| PROBLEM STATEMENT |
Print, exactly as written, every line from the first line of the records below through the line containing "Paragraph 1 has", and nothing further.

| DATA FOR THE TASK |
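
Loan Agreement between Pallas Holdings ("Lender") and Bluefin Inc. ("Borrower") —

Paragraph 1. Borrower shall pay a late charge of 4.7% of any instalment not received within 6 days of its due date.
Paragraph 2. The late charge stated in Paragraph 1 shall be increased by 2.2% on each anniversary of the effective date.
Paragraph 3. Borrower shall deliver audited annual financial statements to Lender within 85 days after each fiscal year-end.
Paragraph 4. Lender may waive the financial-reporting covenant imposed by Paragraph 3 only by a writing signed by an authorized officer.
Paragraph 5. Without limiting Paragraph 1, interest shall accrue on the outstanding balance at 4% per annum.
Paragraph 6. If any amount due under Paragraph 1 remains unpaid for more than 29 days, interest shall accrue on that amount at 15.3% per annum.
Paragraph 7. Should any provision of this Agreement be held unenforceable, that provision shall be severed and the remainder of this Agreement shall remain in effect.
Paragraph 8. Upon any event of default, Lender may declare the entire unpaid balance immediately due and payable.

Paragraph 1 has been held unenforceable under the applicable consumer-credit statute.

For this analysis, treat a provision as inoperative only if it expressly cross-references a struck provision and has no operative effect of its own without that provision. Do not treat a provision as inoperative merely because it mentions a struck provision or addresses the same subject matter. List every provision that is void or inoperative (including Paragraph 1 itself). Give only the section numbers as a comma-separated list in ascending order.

1, 2, 6

Paragraph 1 is struck. Paragraph 2 does nothing except set the escalation of the late charge by reference to Paragraph 1; with Paragraph 1 gone it has no independent effect and is inoperative. The whole of Paragraph 6 is the default interest on the late charge, defined by reference to Paragraph 1, so Paragraph 6 cannot stand once Paragraph 1 is removed. Although Paragraph 5 refers to Paragraph 1, its operative terms do not depend on Paragraph 1, so it remains in effect. Paragraph 7 is a severability clause and preserves every provision that can still be given independent effect. Paragraph 3, Paragraph 4, Paragraph 5, Paragraph 7, and Paragraph 8 remain in effect.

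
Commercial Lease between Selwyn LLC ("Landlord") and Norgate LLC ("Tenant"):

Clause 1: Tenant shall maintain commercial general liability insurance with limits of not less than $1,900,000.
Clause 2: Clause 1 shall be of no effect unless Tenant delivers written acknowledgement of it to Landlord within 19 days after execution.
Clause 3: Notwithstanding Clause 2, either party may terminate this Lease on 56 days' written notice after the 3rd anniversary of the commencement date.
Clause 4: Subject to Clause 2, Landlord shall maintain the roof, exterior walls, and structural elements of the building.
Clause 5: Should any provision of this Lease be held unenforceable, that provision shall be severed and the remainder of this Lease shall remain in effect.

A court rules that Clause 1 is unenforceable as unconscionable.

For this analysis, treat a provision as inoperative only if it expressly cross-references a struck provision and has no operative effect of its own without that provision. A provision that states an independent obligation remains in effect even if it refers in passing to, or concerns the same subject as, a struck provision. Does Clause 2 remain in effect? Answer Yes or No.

Clause 1 is struck. Clause 2 has no operative effect of its own apart from Clause 1 and is therefore inoperative. Clause 3 mentions Clause 2 but its own obligation stands independently of Clause 2, so Clause 3 is not affected. Although Clause 4 refers to Clause 2, its operative terms do not depend on Clause 2, so it remains in effect. Under the severability clause in Clause 5, the remaining provisions continue in force. That leaves Clause 3, Clause 4, and Clause 5 in effect. Clause 2 is among the inoperative provisions, so the answer is no.

No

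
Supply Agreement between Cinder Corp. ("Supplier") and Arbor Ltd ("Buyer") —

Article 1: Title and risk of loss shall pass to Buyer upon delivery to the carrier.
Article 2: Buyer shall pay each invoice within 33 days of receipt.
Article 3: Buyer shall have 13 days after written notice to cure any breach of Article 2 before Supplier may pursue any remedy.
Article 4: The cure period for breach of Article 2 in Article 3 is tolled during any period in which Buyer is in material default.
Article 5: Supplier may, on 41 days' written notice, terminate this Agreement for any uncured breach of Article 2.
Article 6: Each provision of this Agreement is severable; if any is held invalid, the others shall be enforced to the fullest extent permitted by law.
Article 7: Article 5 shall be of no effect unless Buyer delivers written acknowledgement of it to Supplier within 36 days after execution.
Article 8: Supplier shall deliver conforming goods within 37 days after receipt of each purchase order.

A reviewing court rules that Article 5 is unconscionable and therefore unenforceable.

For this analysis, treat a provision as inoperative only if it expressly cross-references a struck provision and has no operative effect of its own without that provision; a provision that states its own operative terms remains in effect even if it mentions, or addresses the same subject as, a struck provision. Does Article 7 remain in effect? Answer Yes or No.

No

Article 5 is struck. Article 7 merely fixes the acknowledgement condition for Article 5; with Article 5 gone it has nothing to operate on and falls away. Article 6 is a severability clause and preserves every provision that can still be given independent effect. Article 1, Article 2, Article 3, Article 4, Article 6, and Article 8 remain in effect. Article 7 is among the inoperative provisions, so the answer is no.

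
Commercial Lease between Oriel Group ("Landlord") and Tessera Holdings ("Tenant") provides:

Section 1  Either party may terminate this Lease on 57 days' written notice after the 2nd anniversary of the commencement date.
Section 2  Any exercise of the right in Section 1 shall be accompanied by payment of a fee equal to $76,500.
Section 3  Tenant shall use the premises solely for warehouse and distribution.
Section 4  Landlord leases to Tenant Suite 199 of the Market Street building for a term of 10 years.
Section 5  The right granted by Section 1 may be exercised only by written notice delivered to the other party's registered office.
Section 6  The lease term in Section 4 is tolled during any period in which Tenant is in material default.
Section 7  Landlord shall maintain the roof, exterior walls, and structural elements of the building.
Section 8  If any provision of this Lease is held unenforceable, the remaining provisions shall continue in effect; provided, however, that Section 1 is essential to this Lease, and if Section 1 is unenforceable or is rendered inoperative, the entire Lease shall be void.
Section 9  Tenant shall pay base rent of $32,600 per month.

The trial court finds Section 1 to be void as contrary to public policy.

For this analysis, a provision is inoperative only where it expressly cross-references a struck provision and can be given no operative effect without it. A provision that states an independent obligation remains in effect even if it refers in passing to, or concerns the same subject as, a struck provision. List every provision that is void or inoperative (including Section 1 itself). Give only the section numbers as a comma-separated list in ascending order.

1, 2, 3, 4, 5, 6, 7, 8, 9

Section 1 is struck. Section 2 merely fixes the exercise fee for Section 1; with Section 1 gone it has nothing to operate on and falls away. Section 5 operates only by reference to Section 1, so it falls with Section 1. Section 8 makes Section 1 an essential term, and Section 1 is the provision held invalid; under Section 8, the entire Lease is therefore void. No provision of the Lease survives.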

| RESULT BELOW |
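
Loan Agreement between Pallas Holdings ("Lender") and Bluefin Inc. ("Borrower") —

Paragraph 1. Borrower shall pay a late charge of 4.7% of any instalment not received within 6 days of its due date.
Paragraph 2. The late charge stated in Paragraph 1 shall be increased by 2.2% on each anniversary of the effective date.
Paragraph 3. Borrower shall deliver audited annual financial statements to Lender within 85 days after each fiscal year-end.
Paragraph 4. Lender may waive the financial-reporting covenant imposed by Paragraph 3 only by a writing signed by an authorized officer.
Paragraph 5. Without limiting Paragraph 1, interest shall accrue on the outstanding balance at 4% per annum.
Paragraph 6. If any amount due under Paragraph 1 remains unpaid for more than 29 days, interest shall accrue on that amount at 15.3% per annum.
Paragraph 7. Should any provision of this Agreement be held unenforceable, that provision shall be severed and the remainder of this Agreement shall remain in effect.
Paragraph 8. Upon any event of default, Lender may declare the entire unpaid balance immediately due and payable.

Paragraph 1 has been held unenforceable under the applicable consumer-credit statute.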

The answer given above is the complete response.